WORK INSTRUCTIONS: Output each entry in full so that the result matches the data exactly.

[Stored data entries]

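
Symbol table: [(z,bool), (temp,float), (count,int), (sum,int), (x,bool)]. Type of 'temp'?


Lookup 'temp' → type float


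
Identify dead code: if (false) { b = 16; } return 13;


condition is constant false, so the whole block is unreachable
Dead: 'if (false) { b = 16; }'


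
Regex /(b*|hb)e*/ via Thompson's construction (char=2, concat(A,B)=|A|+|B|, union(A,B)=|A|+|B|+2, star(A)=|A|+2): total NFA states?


Syntax tree has 4 char leaf(s), 1 union(s), 2 star(s)
chars contribute 4×2 = 8; each union adds +2; each star adds +2
Total: 8 + 2 + 4 = 14 states


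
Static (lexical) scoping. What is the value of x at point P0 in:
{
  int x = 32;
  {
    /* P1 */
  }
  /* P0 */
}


x declared in the same block as P0
x = 32


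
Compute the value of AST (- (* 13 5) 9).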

PROBLEM SOLUTION:
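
Symbol table: [(z,bool), (temp,float), (count,int), (sum,int), (x,bool)]. Type of 'temp'?


Lookup 'temp' → type float


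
Identify dead code: if (false) { b = 16; } return 13;


condition is constant false, so the whole block is unreachable
Dead: 'if (false) { b = 16; }'


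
Regex /(b*|hb)e*/ via Thompson's construction (char=2, concat(A,B)=|A|+|B|, union(A,B)=|A|+|B|+2, star(A)=|A|+2): total NFA states?


Syntax tree has 4 char leaf(s), 1 union(s), 2 star(s)
chars contribute 4×2 = 8; each union adds +2; each star adds +2
Total: 8 + 2 + 4 = 14 states


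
Static (lexical) scoping. What is the value of x at point P0 in:
{
  int x = 32;
  {
    /* P1 */
  }
  /* P0 */
}


x declared in the same block as P0
x = 32


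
Compute the value of AST (- (* 13 5) 9).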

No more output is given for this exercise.